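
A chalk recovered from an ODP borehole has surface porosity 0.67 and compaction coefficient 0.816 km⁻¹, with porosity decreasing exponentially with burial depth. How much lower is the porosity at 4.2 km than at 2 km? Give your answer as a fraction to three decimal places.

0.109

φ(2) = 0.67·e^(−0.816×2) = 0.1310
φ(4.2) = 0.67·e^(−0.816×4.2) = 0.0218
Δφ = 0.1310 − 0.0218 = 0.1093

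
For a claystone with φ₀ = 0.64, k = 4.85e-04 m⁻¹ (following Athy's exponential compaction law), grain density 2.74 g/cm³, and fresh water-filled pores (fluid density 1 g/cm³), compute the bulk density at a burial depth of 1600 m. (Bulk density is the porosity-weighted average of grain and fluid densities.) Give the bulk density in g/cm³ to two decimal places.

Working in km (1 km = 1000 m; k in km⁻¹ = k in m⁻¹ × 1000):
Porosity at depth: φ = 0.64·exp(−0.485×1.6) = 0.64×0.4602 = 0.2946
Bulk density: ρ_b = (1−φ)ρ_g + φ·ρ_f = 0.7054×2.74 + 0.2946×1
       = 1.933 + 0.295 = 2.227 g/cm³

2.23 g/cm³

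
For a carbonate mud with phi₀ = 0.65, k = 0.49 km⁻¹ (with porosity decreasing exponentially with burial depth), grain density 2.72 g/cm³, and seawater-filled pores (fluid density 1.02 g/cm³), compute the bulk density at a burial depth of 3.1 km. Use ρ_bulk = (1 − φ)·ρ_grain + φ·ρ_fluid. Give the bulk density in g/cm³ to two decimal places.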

────────────────

Problem description
When you answer, set down the entries above precisely as they read.

Completed task
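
A chalk recovered from an ODP borehole has surface porosity 0.67 and compaction coefficient 0.816 km⁻¹, with porosity decreasing exponentially with burial depth. How much lower is the porosity at 4.2 km than at 2 km? Give your answer as a fraction to three decimal places.

0.109

φ(2) = 0.67·e^(−0.816×2) = 0.1310
φ(4.2) = 0.67·e^(−0.816×4.2) = 0.0218
Δφ = 0.1310 − 0.0218 = 0.1093

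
For a claystone with φ₀ = 0.64, k = 4.85e-04 m⁻¹ (following Athy's exponential compaction law), grain density 2.74 g/cm³, and fresh water-filled pores (fluid density 1 g/cm³), compute the bulk density at a burial depth of 1600 m. (Bulk density is the porosity-weighted average of grain and fluid densities.) Give the bulk density in g/cm³ to two decimal places.

Working in km (1 km = 1000 m; k in km⁻¹ = k in m⁻¹ × 1000):
Porosity at depth: φ = 0.64·exp(−0.485×1.6) = 0.64×0.4602 = 0.2946
Bulk density: ρ_b = (1−φ)ρ_g + φ·ρ_f = 0.7054×2.74 + 0.2946×1
       = 1.933 + 0.295 = 2.227 g/cm³

2.23 g/cm³

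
For a carbonate mud with phi₀ = 0.65, k = 0.49 km⁻¹ (with porosity decreasing exponentially with burial depth), grain density 2.72 g/cm³, and seawater-filled pores (fluid density 1.02 g/cm³), compute the bulk density at a burial depth of 3.1 km. Use ρ_bulk = (1 − φ)·ρ_grain + φ·ρ_fluid. Give the bulk density in g/cm³ to two decimal places.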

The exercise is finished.